Data records:
┄┄┄┄┄┄

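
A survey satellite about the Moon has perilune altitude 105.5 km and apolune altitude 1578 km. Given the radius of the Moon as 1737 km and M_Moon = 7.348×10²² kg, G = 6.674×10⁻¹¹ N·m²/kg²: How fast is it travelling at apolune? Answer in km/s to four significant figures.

v ≈ 1.028 km/s

μ = GM = 6.674×10⁻¹¹ × 7.348×10²² = 4.904×10¹² m³/s².
r_p = 1737 + 105.5 = 1842.5 km = 1.8425×10⁶ m.
r_a = 1737 + 1578 = 3315.0 km = 3.3150×10⁶ m.
Semi-major axis a = (r_p + r_a)/2 = 2578.8 km = 2.579×10⁶ m.
Vis-viva: v² = μ(2/r − 1/a) = 4.904×10¹² × (6.033×10⁻⁷ − 3.878×10⁻⁷) = 1.057×10⁶ m²/s².
v = 1028 m/s = 1.028 km/s.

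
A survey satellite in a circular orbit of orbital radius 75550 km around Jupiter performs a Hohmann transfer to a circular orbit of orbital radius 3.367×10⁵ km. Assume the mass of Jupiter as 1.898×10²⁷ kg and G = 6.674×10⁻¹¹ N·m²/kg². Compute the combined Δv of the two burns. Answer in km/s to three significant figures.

μ = GM = 6.674×10⁻¹¹ × 1.898×10²⁷ = 1.267×10¹⁷ m³/s².
r₁ = 75550 km = 7.555×10⁷ m.
r₂ = 3.367×10⁵ km = 3.367×10⁸ m.
Transfer ellipse a_t = (r₁ + r₂)/2 = 2.061×10⁸ m.
At r₁: circular v_c1 = √(μ/r₁) = 40950 m/s; transfer-perijove v_p = √[μ(2/r₁ − 1/a_t)] = 52330 m/s.
Δv₁ = v_p − v_c1 = 11390 m/s.
At r₂: circular v_c2 = √(μ/r₂) = 19400 m/s; transfer-apojove v_a = √[μ(2/r₂ − 1/a_t)] = 11740 m/s.
Δv₂ = v_c2 − v_a = 7654 m/s.
Total Δv = Δv₁ + Δv₂ = 19040 m/s = 19.04 km/s.

Δv_total ≈ 19.0 km/s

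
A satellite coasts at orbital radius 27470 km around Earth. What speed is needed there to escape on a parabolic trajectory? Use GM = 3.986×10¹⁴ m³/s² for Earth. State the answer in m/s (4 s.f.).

v_esc ≈ 5387 m/s

r = 27470 km = 2.747×10⁷ m.
Escape speed v_esc = √(2μ/r) = √(2 × 3.986×10¹⁴ / 2.747×10⁷) = √(2.902×10⁷) = 5387 m/s.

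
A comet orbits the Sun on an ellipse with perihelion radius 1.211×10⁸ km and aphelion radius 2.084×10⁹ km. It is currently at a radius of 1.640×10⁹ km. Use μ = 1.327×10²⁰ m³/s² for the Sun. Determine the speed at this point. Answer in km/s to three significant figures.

v ≈ 6.44 km/s

Semi-major axis a = (r_p + r_a)/2 = 1.1026×10⁹ km = 1.103×10¹² m.
Vis-viva: v² = μ(2/r − 1/a) = 1.327×10²⁰ × (1.220×10⁻¹² − 9.070×10⁻¹³) = 4.147×10⁷ m²/s².
v = 6440 m/s = 6.440 km/s.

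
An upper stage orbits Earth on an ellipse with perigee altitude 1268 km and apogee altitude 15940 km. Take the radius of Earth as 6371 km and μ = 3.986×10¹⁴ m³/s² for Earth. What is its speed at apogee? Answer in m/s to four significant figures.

r_p = 6371 + 1268 = 7639.0 km = 7.6390×10⁶ m.
r_a = 6371 + 15940 = 22311 km = 2.2311×10⁷ m.
Semi-major axis a = (r_p + r_a)/2 = 14975 km = 1.498×10⁷ m.
Vis-viva: v² = μ(2/r − 1/a) = 3.986×10¹⁴ × (8.964×10⁻⁸ − 6.678×10⁻⁸) = 9.114×10⁶ m²/s².
v = 3019 m/s.

v ≈ 3019 m/s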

┄┄┄┄┄┄

Retype the records above without changing a single word.

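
A survey satellite about the Moon has perilune altitude 105.5 km and apolune altitude 1578 km. Given the radius of the Moon as 1737 km and M_Moon = 7.348×10²² kg, G = 6.674×10⁻¹¹ N·m²/kg²: How fast is it travelling at apolune? Answer in km/s to four significant figures.

v ≈ 1.028 km/s

μ = GM = 6.674×10⁻¹¹ × 7.348×10²² = 4.904×10¹² m³/s².
r_p = 1737 + 105.5 = 1842.5 km = 1.8425×10⁶ m.
r_a = 1737 + 1578 = 3315.0 km = 3.3150×10⁶ m.
Semi-major axis a = (r_p + r_a)/2 = 2578.8 km = 2.579×10⁶ m.
Vis-viva: v² = μ(2/r − 1/a) = 4.904×10¹² × (6.033×10⁻⁷ − 3.878×10⁻⁷) = 1.057×10⁶ m²/s².
v = 1028 m/s = 1.028 km/s.

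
A survey satellite in a circular orbit of orbital radius 75550 km around Jupiter performs a Hohmann transfer to a circular orbit of orbital radius 3.367×10⁵ km. Assume the mass of Jupiter as 1.898×10²⁷ kg and G = 6.674×10⁻¹¹ N·m²/kg². Compute the combined Δv of the two burns. Answer in km/s to three significant figures.

μ = GM = 6.674×10⁻¹¹ × 1.898×10²⁷ = 1.267×10¹⁷ m³/s².
r₁ = 75550 km = 7.555×10⁷ m.
r₂ = 3.367×10⁵ km = 3.367×10⁸ m.
Transfer ellipse a_t = (r₁ + r₂)/2 = 2.061×10⁸ m.
At r₁: circular v_c1 = √(μ/r₁) = 40950 m/s; transfer-perijove v_p = √[μ(2/r₁ − 1/a_t)] = 52330 m/s.
Δv₁ = v_p − v_c1 = 11390 m/s.
At r₂: circular v_c2 = √(μ/r₂) = 19400 m/s; transfer-apojove v_a = √[μ(2/r₂ − 1/a_t)] = 11740 m/s.
Δv₂ = v_c2 − v_a = 7654 m/s.
Total Δv = Δv₁ + Δv₂ = 19040 m/s = 19.04 km/s.

Δv_total ≈ 19.0 km/s

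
A satellite coasts at orbital radius 27470 km around Earth. What speed is needed there to escape on a parabolic trajectory? Use GM = 3.986×10¹⁴ m³/s² for Earth. State the answer in m/s (4 s.f.).

v_esc ≈ 5387 m/s

r = 27470 km = 2.747×10⁷ m.
Escape speed v_esc = √(2μ/r) = √(2 × 3.986×10¹⁴ / 2.747×10⁷) = √(2.902×10⁷) = 5387 m/s.

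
A comet orbits the Sun on an ellipse with perihelion radius 1.211×10⁸ km and aphelion radius 2.084×10⁹ km. It is currently at a radius of 1.640×10⁹ km. Use μ = 1.327×10²⁰ m³/s² for the Sun. Determine the speed at this point. Answer in km/s to three significant figures.

v ≈ 6.44 km/s

Semi-major axis a = (r_p + r_a)/2 = 1.1026×10⁹ km = 1.103×10¹² m.
Vis-viva: v² = μ(2/r − 1/a) = 1.327×10²⁰ × (1.220×10⁻¹² − 9.070×10⁻¹³) = 4.147×10⁷ m²/s².
v = 6440 m/s = 6.440 km/s.

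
An upper stage orbits Earth on an ellipse with perigee altitude 1268 km and apogee altitude 15940 km. Take the radius of Earth as 6371 km and μ = 3.986×10¹⁴ m³/s² for Earth. What is its speed at apogee? Answer in m/s to four significant figures.

r_p = 6371 + 1268 = 7639.0 km = 7.6390×10⁶ m.
r_a = 6371 + 15940 = 22311 km = 2.2311×10⁷ m.
Semi-major axis a = (r_p + r_a)/2 = 14975 km = 1.498×10⁷ m.
Vis-viva: v² = μ(2/r − 1/a) = 3.986×10¹⁴ × (8.964×10⁻⁸ − 6.678×10⁻⁸) = 9.114×10⁶ m²/s².
v = 3019 m/s.

v ≈ 3019 m/s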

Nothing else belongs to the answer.